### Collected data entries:

-.-.-

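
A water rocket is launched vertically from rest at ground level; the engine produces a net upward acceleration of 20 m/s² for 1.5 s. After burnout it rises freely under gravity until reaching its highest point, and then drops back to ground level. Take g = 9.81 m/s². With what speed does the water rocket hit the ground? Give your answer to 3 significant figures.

36.6 m/s

Phase 1 (powered ascent): v₀ = 0 m/s, a = 20 m/s².
v = v₀ + at = 0 + (20)(1.5) = 30.0 m/s
Δx = v₀t + ½at² = 0·1.5 + 0.5·20·1.5² = 22.5 m

Phase 2 (coasting upward): v₀ = 30.0 m/s, a = -9.81 m/s².
v = v₀ + at → t = (0 − 30.0) / -9.81 = 3.06 s
v² = v₀² + 2aΔx → Δx = (0² − 30.0²)/(2·-9.81) = 45.9 m

Phase 3 (free fall): v₀ = 0 m/s, a = -9.81 m/s².
Falls 68.4 m from rest: t = √(2·68.4/9.81) = 3.73 s; v = g·t = 36.6 m/s.
Impact speed = 36.6 m/s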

-.-.-

Transcribe all records exactly as written.

### OUTPUT:
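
A water rocket is launched vertically from rest at ground level; the engine produces a net upward acceleration of 20 m/s² for 1.5 s. After burnout it rises freely under gravity until reaching its highest point, and then drops back to ground level. Take g = 9.81 m/s². With what speed does the water rocket hit the ground? Give your answer to 3 significant figures.

36.6 m/s

Phase 1 (powered ascent): v₀ = 0 m/s, a = 20 m/s².
v = v₀ + at = 0 + (20)(1.5) = 30.0 m/s
Δx = v₀t + ½at² = 0·1.5 + 0.5·20·1.5² = 22.5 m

Phase 2 (coasting upward): v₀ = 30.0 m/s, a = -9.81 m/s².
v = v₀ + at → t = (0 − 30.0) / -9.81 = 3.06 s
v² = v₀² + 2aΔx → Δx = (0² − 30.0²)/(2·-9.81) = 45.9 m

Phase 3 (free fall): v₀ = 0 m/s, a = -9.81 m/s².
Falls 68.4 m from rest: t = √(2·68.4/9.81) = 3.73 s; v = g·t = 36.6 m/s.
Impact speed = 36.6 m/s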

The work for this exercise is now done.